## Task
The line containing "G0 := G1 OR G2" and all lines following it in the listing below are to be reproduced exactly, with no other lines.

## Provided entries
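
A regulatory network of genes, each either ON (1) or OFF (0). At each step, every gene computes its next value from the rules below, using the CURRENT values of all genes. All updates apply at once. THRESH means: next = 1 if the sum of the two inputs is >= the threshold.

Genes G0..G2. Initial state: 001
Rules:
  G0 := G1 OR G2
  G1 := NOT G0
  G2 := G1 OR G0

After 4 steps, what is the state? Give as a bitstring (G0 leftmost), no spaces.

Step 1: G0=G1|G2=0|1=1 G1=NOT G0=NOT 0=1 G2=G1|G0=0|0=0 -> 110
Step 2: G0=G1|G2=1|0=1 G1=NOT G0=NOT 1=0 G2=G1|G0=1|1=1 -> 101
Step 3: G0=G1|G2=0|1=1 G1=NOT G0=NOT 1=0 G2=G1|G0=0|1=1 -> 101
Step 4: G0=G1|G2=0|1=1 G1=NOT G0=NOT 1=0 G2=G1|G0=0|1=1 -> 101

101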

## Problem solution
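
  G0 := G1 OR G2
  G1 := NOT G0
  G2 := G1 OR G0

After 4 steps, what is the state? Give as a bitstring (G0 leftmost), no spaces.

Step 1: G0=G1|G2=0|1=1 G1=NOT G0=NOT 0=1 G2=G1|G0=0|0=0 -> 110
Step 2: G0=G1|G2=1|0=1 G1=NOT G0=NOT 1=0 G2=G1|G0=1|1=1 -> 101
Step 3: G0=G1|G2=0|1=1 G1=NOT G0=NOT 1=0 G2=G1|G0=0|1=1 -> 101
Step 4: G0=G1|G2=0|1=1 G1=NOT G0=NOT 1=0 G2=G1|G0=0|1=1 -> 101

101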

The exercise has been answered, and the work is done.